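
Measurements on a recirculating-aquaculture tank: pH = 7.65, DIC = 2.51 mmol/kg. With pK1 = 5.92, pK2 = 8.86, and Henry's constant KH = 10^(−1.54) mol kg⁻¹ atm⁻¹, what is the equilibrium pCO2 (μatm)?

pCO2 = 1500 μatm

α₀ = 1 / (1 + K1/[H⁺] + K1K2/[H⁺]²) = 1 / (1 + 10^+1.73 + 10^+0.52)
   = 1 / (1 + 53.703 + 3.3113) = 1/58.014 = 0.01724
[CO2*] = α₀ × DIC = 0.01724 × 2.51 = 0.04327 mmol/kg
pCO2 = [CO2*]/KH = 4.327×10^-5 / 2.884×10^-2 = 1500 μatm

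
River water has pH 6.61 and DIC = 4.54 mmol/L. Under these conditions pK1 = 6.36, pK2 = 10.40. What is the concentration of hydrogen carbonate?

[HCO3⁻] = 2.91 mmol/L

α₁ = 1 / (1 + [H⁺]/K1 + K2/[H⁺]) = 1 / (1 + 10^-0.25 + 10^-3.79)
   = 1 / (1 + 0.56234 + 0.00016218) = 1/1.5625 = 0.6400
[HCO3⁻] = α₁ × DIC = 0.6400 × 4.54 = 2.91 mmol/L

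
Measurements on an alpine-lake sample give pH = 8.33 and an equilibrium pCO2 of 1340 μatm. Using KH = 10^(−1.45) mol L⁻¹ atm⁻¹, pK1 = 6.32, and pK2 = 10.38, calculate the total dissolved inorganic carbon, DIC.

DIC = 4.96 mmol/L

[CO2*] = KH · pCO2 = 10^(−1.45) × 1340×10^-6 = 4.754×10^-5 mol/L
α₀ = 1/(1 + K1/[H⁺] + K1K2/[H⁺]²) = 1/(1 + 10^+2.01 + 10^-0.04) = 0.009593
DIC = [CO2*]/α₀ = 4.754×10^-5 / 0.009593 = 4.96 mmol/L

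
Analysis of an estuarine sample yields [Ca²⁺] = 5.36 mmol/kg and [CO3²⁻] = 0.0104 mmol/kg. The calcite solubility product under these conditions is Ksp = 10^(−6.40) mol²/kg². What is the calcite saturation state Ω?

Ksp = 10^(−6.40) = 3.981×10^-7
Ω = [Ca²⁺][CO3²⁻]/Ksp = (5.36×10^-3)(0.0104×10^-3) / 3.981×10^-7 = 0.140

Ω = 0.140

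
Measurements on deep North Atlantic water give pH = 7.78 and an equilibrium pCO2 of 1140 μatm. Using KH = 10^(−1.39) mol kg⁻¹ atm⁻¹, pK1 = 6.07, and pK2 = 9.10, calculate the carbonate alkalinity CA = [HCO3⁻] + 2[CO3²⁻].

[CO2*] = KH · pCO2 = 10^(−1.39) × 1140×10^-6 = 4.644×10^-5 mol/kg
α₀ = 1/(1 + K1/[H⁺] + K1K2/[H⁺]²) = 1/(1 + 10^+1.71 + 10^+0.39) = 0.01827
DIC = [CO2*]/α₀ = 4.644×10^-5 / 0.01827 = 2.542 mmol/kg
CA = (α₁ + 2α₂)·DIC = (0.9369 + 2×0.04484) × 2.542 = 2.61 mmol/kg

CA = 2.61 mmol/kg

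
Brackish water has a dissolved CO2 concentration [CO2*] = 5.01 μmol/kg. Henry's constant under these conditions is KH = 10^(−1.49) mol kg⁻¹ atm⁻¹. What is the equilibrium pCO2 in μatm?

pCO2 = 155 μatm

KH = 10^(−1.49) = 3.236×10^-2 mol kg⁻¹ atm⁻¹
pCO2 = [CO2*]/KH = 5.01×10^-6 / 3.236×10^-2 = 1.55×10^-4 atm = 155 μatm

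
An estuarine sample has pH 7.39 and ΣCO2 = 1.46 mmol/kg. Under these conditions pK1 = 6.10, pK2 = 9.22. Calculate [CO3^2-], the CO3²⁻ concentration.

[CO3²⁻] = 0.0203 mmol/kg

α₂ = 1 / (1 + [H⁺]/K2 + [H⁺]²/(K1K2)) = 1 / (1 + 10^+1.83 + 10^+0.54)
   = 1 / (1 + 67.608 + 3.4674) = 1/72.076 = 0.01387
[CO3²⁻] = α₂ × DIC = 0.01387 × 1.46 = 0.0203 mmol/kg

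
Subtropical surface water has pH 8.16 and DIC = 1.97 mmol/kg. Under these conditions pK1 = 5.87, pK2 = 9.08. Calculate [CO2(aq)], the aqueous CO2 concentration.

α₀ = 1 / (1 + K1/[H⁺] + K1K2/[H⁺]²) = 1 / (1 + 10^+2.29 + 10^+1.37)
   = 1 / (1 + 194.98 + 23.442) = 1/219.43 = 0.004557
[CO2*] = α₀ × DIC = 0.004557 × 1.97 = 0.00898 mmol/kg = 8.98 μmol/kg

[CO2*] = 8.98 μmol/kg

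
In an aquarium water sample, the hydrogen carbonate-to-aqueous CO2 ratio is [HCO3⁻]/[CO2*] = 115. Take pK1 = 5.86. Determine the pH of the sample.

From K1 = [H⁺][HCO3⁻]/[CO2*]:  pH = pK1 + log₁₀([HCO3⁻]/[CO2*])
log₁₀(115) = +2.061
pH = 5.86 + (+2.061) = 7.92

pH = 7.92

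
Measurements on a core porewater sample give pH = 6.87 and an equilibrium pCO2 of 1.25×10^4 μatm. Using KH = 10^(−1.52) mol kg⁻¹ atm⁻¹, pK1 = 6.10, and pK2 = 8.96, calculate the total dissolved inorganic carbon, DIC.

[CO2*] = KH · pCO2 = 10^(−1.52) × 1.25×10^4×10^-6 = 3.775×10^-4 mol/kg
α₀ = 1/(1 + K1/[H⁺] + K1K2/[H⁺]²) = 1/(1 + 10^+0.77 + 10^-1.32) = 0.1442
DIC = [CO2*]/α₀ = 3.775×10^-4 / 0.1442 = 2.62 mmol/kg

DIC = 2.62 mmol/kg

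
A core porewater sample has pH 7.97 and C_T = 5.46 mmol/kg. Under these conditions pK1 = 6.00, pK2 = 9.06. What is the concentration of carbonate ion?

[CO3²⁻] = 0.406 mmol/kg

α₂ = 1 / (1 + [H⁺]/K2 + [H⁺]²/(K1K2)) = 1 / (1 + 10^+1.09 + 10^-0.88)
   = 1 / (1 + 12.303 + 0.13183) = 1/13.435 = 0.07444
[CO3²⁻] = α₂ × DIC = 0.07444 × 5.46 = 0.406 mmol/kg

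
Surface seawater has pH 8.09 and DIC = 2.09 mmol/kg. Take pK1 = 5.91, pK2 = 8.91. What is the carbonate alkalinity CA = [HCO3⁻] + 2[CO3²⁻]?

CA = [HCO3⁻] + 2[CO3²⁻] = (α₁ + 2α₂)·DIC
At pH 8.09: [H⁺]/K1 = 10^-2.18 = 0.0066069, K2/[H⁺] = 10^-0.82 = 0.15136
α₁ = 1/(1 + 0.0066069 + 0.15136) = 1/1.1580 = 0.8636; α₂ = α₁·K2/[H⁺] = 0.1307
α₁ + 2α₂ = 1.1250
CA = 1.1250 × 2.09 = 2.35 mmol/kg

CA = 2.35 mmol/kg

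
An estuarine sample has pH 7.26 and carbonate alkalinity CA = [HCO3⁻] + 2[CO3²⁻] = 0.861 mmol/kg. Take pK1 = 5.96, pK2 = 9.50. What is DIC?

DIC = 0.899 mmol/kg

CA = [HCO3⁻] + 2[CO3²⁻] = (α₁ + 2α₂)·DIC
At pH 7.26: [H⁺]/K1 = 10^-1.30 = 0.050119, K2/[H⁺] = 10^-2.24 = 0.0057544
α₁ = 1/(1 + 0.050119 + 0.0057544) = 1/1.0559 = 0.9471; α₂ = α₁·K2/[H⁺] = 0.005450
α₁ + 2α₂ = 0.9580
DIC = CA / (α₁ + 2α₂) = 0.861 / 0.9580 = 0.899 mmol/kg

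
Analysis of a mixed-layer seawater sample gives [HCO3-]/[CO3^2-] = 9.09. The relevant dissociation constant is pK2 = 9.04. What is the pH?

From K2 = [H⁺][CO3^2-]/[HCO3-]:  pH = pK2 − log₁₀([HCO3-]/[CO3^2-])
log₁₀(9.09) = +0.959
pH = 9.04 − (+0.959) = 8.08

pH = 8.08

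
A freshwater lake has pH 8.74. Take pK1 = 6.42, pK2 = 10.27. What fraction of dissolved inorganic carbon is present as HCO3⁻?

α₁ = 1 / (1 + [H⁺]/K1 + K2/[H⁺]) = 1 / (1 + 10^-2.32 + 10^-1.53)
   = 1 / (1 + 0.0047863 + 0.029512) = 1/1.0343 = 0.9668

α₁ = 0.967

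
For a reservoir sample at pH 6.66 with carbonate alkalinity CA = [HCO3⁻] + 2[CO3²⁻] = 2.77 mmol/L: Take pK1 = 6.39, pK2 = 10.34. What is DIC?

CA = [HCO3⁻] + 2[CO3²⁻] = (α₁ + 2α₂)·DIC
At pH 6.66: [H⁺]/K1 = 10^-0.27 = 0.53703, K2/[H⁺] = 10^-3.68 = 0.00020893
α₁ = 1/(1 + 0.53703 + 0.00020893) = 1/1.5372 = 0.6505; α₂ = α₁·K2/[H⁺] = 0.0001359
α₁ + 2α₂ = 0.6508
DIC = CA / (α₁ + 2α₂) = 2.77 / 0.6508 = 4.26 mmol/L

DIC = 4.26 mmol/L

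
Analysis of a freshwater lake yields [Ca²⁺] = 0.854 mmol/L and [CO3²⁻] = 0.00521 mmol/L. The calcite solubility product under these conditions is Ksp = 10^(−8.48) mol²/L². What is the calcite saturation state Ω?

Ksp = 10^(−8.48) = 3.311×10^-9
Ω = [Ca²⁺][CO3²⁻]/Ksp = (0.854×10^-3)(0.00521×10^-3) / 3.311×10^-9 = 1.34

Ω = 1.34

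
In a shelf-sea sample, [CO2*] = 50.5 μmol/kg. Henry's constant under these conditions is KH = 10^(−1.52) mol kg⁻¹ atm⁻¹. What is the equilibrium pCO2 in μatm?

pCO2 = 1670 μatm

KH = 10^(−1.52) = 3.020×10^-2 mol kg⁻¹ atm⁻¹
pCO2 = [CO2*]/KH = 50.5×10^-6 / 3.020×10^-2 = 1.67×10^-3 atm = 1670 μatm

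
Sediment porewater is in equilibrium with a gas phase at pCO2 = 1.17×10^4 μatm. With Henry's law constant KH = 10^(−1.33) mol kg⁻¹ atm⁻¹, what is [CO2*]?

KH = 10^(−1.33) = 4.677×10^-2 mol kg⁻¹ atm⁻¹
[CO2*] = KH · pCO2 = 4.677×10^-2 × 1.17×10^4×10^-6 atm = 5.47×10^-4 mol/kg

[CO2*] = 547 μmol/kg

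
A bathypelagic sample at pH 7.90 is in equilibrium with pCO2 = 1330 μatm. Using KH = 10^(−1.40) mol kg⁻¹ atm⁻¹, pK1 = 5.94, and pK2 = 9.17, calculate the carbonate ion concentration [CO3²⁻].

[CO2*] = KH · pCO2 = 10^(−1.40) × 1330×10^-6 = 5.295×10^-5 mol/kg
α₀ = 1/(1 + K1/[H⁺] + K1K2/[H⁺]²) = 1/(1 + 10^+1.96 + 10^+0.69) = 0.01030
DIC = [CO2*]/α₀ = 5.295×10^-5 / 0.01030 = 5.141 mmol/kg
[CO3²⁻] = α₂·DIC; α₂ = 0.05044, so [CO3²⁻] = 0.05044 × 5.141 = 0.259 mmol/kg

[CO3²⁻] = 0.259 mmol/kg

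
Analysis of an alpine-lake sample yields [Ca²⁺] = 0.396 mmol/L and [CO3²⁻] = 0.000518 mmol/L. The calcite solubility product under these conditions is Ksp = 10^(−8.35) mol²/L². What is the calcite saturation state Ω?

Ksp = 10^(−8.35) = 4.467×10^-9
Ω = [Ca²⁺][CO3²⁻]/Ksp = (0.396×10^-3)(0.000518×10^-3) / 4.467×10^-9 = 0.0459

Ω = 0.0459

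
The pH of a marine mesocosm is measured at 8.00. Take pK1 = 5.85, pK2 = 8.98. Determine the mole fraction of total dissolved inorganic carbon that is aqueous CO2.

α₀ = 0.00637

α₀ = 1 / (1 + K1/[H⁺] + K1K2/[H⁺]²) = 1 / (1 + 10^+2.15 + 10^+1.17)
   = 1 / (1 + 141.25 + 14.791) = 1/157.04 = 0.006368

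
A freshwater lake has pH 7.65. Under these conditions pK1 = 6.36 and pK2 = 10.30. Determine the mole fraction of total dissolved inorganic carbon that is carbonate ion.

α₂ = 1 / (1 + [H⁺]/K2 + [H⁺]²/(K1K2)) = 1 / (1 + 10^+2.65 + 10^+1.36)
   = 1 / (1 + 446.68 + 22.909) = 1/470.59 = 0.002125

α₂ = 0.00212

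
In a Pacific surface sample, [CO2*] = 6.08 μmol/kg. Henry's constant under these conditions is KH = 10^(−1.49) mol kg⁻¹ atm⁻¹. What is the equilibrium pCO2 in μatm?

KH = 10^(−1.49) = 3.236×10^-2 mol kg⁻¹ atm⁻¹
pCO2 = [CO2*]/KH = 6.08×10^-6 / 3.236×10^-2 = 1.88×10^-4 atm = 188 μatm

pCO2 = 188 μatm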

----

Nothing but the lines from the one with "The pH of a" through the last line of the entries should be repeated, and those exactly.

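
The pH of a marine mesocosm is measured at 8.00. Take pK1 = 5.85, pK2 = 8.98. Determine the mole fraction of total dissolved inorganic carbon that is aqueous CO2.

α₀ = 0.00637

α₀ = 1 / (1 + K1/[H⁺] + K1K2/[H⁺]²) = 1 / (1 + 10^+2.15 + 10^+1.17)
   = 1 / (1 + 141.25 + 14.791) = 1/157.04 = 0.006368

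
A freshwater lake has pH 7.65. Under these conditions pK1 = 6.36 and pK2 = 10.30. Determine the mole fraction of total dissolved inorganic carbon that is carbonate ion.

α₂ = 1 / (1 + [H⁺]/K2 + [H⁺]²/(K1K2)) = 1 / (1 + 10^+2.65 + 10^+1.36)
   = 1 / (1 + 446.68 + 22.909) = 1/470.59 = 0.002125

α₂ = 0.00212

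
In a Pacific surface sample, [CO2*] = 6.08 μmol/kg. Henry's constant under these conditions is KH = 10^(−1.49) mol kg⁻¹ atm⁻¹. What is the equilibrium pCO2 in μatm?

KH = 10^(−1.49) = 3.236×10^-2 mol kg⁻¹ atm⁻¹
pCO2 = [CO2*]/KH = 6.08×10^-6 / 3.236×10^-2 = 1.88×10^-4 atm = 188 μatm

pCO2 = 188 μatm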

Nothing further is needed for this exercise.